**DESCRIPTION OF THE TASK**
Your task is to copy the lines of the data below from the line holding "Determine the Galois group of the 4897-th" through the line holding "What is the Galois", inclusive, exactly and with nothing added.

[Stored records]
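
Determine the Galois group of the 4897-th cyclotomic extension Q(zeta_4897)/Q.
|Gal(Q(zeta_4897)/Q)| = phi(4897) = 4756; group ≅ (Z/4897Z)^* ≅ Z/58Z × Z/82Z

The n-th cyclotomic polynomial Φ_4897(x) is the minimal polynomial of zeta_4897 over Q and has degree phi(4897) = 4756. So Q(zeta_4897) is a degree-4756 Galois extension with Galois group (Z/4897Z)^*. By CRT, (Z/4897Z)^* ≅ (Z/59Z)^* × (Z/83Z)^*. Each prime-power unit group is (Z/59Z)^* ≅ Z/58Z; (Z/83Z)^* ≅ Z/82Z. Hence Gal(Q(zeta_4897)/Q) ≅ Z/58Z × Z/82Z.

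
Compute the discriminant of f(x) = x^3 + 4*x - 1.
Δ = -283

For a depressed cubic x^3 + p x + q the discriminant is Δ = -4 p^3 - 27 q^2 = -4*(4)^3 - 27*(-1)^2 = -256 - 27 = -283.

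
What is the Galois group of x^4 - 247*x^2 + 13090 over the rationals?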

--

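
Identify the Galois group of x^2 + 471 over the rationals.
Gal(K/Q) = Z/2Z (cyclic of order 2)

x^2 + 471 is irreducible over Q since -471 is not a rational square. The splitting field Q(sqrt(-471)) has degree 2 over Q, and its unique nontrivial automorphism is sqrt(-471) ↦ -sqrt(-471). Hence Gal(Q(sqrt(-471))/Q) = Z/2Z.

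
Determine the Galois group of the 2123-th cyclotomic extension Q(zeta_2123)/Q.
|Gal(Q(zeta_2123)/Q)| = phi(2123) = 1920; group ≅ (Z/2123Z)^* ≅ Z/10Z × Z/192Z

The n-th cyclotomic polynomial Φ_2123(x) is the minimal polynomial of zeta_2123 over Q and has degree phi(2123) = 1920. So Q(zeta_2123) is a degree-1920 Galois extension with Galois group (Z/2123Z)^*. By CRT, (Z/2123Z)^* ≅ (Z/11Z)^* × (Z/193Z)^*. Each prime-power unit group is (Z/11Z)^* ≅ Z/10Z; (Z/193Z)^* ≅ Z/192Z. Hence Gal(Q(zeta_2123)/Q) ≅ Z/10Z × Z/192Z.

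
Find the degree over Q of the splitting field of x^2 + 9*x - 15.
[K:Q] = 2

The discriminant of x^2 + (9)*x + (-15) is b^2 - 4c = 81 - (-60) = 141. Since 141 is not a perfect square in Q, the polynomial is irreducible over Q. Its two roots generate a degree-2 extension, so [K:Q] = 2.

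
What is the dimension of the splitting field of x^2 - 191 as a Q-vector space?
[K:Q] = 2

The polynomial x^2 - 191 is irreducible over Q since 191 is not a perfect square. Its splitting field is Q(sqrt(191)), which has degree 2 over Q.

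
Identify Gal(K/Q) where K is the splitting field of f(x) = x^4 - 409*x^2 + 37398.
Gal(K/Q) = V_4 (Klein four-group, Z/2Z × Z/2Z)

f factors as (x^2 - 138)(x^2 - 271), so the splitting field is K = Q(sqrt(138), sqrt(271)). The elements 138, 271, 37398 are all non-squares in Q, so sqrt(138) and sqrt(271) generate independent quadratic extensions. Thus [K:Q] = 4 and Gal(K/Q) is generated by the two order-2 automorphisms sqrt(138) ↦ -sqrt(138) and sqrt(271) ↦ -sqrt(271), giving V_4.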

**OUTPUT**
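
Determine the Galois group of the 4897-th cyclotomic extension Q(zeta_4897)/Q.
|Gal(Q(zeta_4897)/Q)| = phi(4897) = 4756; group ≅ (Z/4897Z)^* ≅ Z/58Z × Z/82Z

The n-th cyclotomic polynomial Φ_4897(x) is the minimal polynomial of zeta_4897 over Q and has degree phi(4897) = 4756. So Q(zeta_4897) is a degree-4756 Galois extension with Galois group (Z/4897Z)^*. By CRT, (Z/4897Z)^* ≅ (Z/59Z)^* × (Z/83Z)^*. Each prime-power unit group is (Z/59Z)^* ≅ Z/58Z; (Z/83Z)^* ≅ Z/82Z. Hence Gal(Q(zeta_4897)/Q) ≅ Z/58Z × Z/82Z.

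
Compute the discriminant of f(x) = x^3 + 4*x - 1.
Δ = -283

For a depressed cubic x^3 + p x + q the discriminant is Δ = -4 p^3 - 27 q^2 = -4*(4)^3 - 27*(-1)^2 = -256 - 27 = -283.

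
What is the Galois group of x^4 - 247*x^2 + 13090 over the rationals?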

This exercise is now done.